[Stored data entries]
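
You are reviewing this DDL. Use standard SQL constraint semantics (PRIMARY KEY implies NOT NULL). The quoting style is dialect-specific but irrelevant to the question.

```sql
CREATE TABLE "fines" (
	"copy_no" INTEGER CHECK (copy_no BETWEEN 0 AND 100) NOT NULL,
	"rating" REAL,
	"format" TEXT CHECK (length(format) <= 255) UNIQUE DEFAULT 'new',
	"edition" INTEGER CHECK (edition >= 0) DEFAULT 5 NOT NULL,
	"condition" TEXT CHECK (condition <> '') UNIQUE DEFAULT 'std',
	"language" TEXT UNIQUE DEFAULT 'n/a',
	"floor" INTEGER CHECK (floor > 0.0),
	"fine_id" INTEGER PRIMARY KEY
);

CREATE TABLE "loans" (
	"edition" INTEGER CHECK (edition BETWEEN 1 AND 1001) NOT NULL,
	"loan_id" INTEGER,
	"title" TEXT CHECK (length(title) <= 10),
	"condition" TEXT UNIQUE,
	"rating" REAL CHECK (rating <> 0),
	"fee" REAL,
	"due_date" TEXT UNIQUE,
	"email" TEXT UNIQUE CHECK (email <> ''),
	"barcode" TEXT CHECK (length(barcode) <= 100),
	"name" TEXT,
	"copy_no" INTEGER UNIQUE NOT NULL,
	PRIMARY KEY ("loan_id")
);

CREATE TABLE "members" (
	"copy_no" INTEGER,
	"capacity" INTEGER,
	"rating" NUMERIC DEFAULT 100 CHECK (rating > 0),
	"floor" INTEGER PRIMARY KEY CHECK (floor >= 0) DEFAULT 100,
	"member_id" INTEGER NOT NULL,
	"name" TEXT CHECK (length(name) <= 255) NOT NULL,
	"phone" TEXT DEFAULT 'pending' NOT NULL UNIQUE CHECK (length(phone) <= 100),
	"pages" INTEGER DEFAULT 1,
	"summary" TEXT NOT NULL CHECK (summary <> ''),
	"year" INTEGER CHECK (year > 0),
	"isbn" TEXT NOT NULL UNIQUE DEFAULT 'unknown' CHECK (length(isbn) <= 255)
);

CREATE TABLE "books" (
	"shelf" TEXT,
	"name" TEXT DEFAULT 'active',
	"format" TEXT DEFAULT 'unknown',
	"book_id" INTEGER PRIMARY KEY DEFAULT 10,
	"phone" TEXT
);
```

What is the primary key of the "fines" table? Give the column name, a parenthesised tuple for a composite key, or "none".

fine_id is declared PRIMARY KEY inline on the column.

fine_id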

[About this exercise] All the records above need to be transcribed exactly and in full.

[Your solution]
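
You are reviewing this DDL. Use standard SQL constraint semantics (PRIMARY KEY implies NOT NULL). The quoting style is dialect-specific but irrelevant to the question.

```sql
CREATE TABLE "fines" (
	"copy_no" INTEGER CHECK (copy_no BETWEEN 0 AND 100) NOT NULL,
	"rating" REAL,
	"format" TEXT CHECK (length(format) <= 255) UNIQUE DEFAULT 'new',
	"edition" INTEGER CHECK (edition >= 0) DEFAULT 5 NOT NULL,
	"condition" TEXT CHECK (condition <> '') UNIQUE DEFAULT 'std',
	"language" TEXT UNIQUE DEFAULT 'n/a',
	"floor" INTEGER CHECK (floor > 0.0),
	"fine_id" INTEGER PRIMARY KEY
);

CREATE TABLE "loans" (
	"edition" INTEGER CHECK (edition BETWEEN 1 AND 1001) NOT NULL,
	"loan_id" INTEGER,
	"title" TEXT CHECK (length(title) <= 10),
	"condition" TEXT UNIQUE,
	"rating" REAL CHECK (rating <> 0),
	"fee" REAL,
	"due_date" TEXT UNIQUE,
	"email" TEXT UNIQUE CHECK (email <> ''),
	"barcode" TEXT CHECK (length(barcode) <= 100),
	"name" TEXT,
	"copy_no" INTEGER UNIQUE NOT NULL,
	PRIMARY KEY ("loan_id")
);

CREATE TABLE "members" (
	"copy_no" INTEGER,
	"capacity" INTEGER,
	"rating" NUMERIC DEFAULT 100 CHECK (rating > 0),
	"floor" INTEGER PRIMARY KEY CHECK (floor >= 0) DEFAULT 100,
	"member_id" INTEGER NOT NULL,
	"name" TEXT CHECK (length(name) <= 255) NOT NULL,
	"phone" TEXT DEFAULT 'pending' NOT NULL UNIQUE CHECK (length(phone) <= 100),
	"pages" INTEGER DEFAULT 1,
	"summary" TEXT NOT NULL CHECK (summary <> ''),
	"year" INTEGER CHECK (year > 0),
	"isbn" TEXT NOT NULL UNIQUE DEFAULT 'unknown' CHECK (length(isbn) <= 255)
);

CREATE TABLE "books" (
	"shelf" TEXT,
	"name" TEXT DEFAULT 'active',
	"format" TEXT DEFAULT 'unknown',
	"book_id" INTEGER PRIMARY KEY DEFAULT 10,
	"phone" TEXT
);
```

What is the primary key of the "fines" table? Give the column name, a parenthesised tuple for a composite key, or "none".

fine_id is declared PRIMARY KEY inline on the column.

fine_id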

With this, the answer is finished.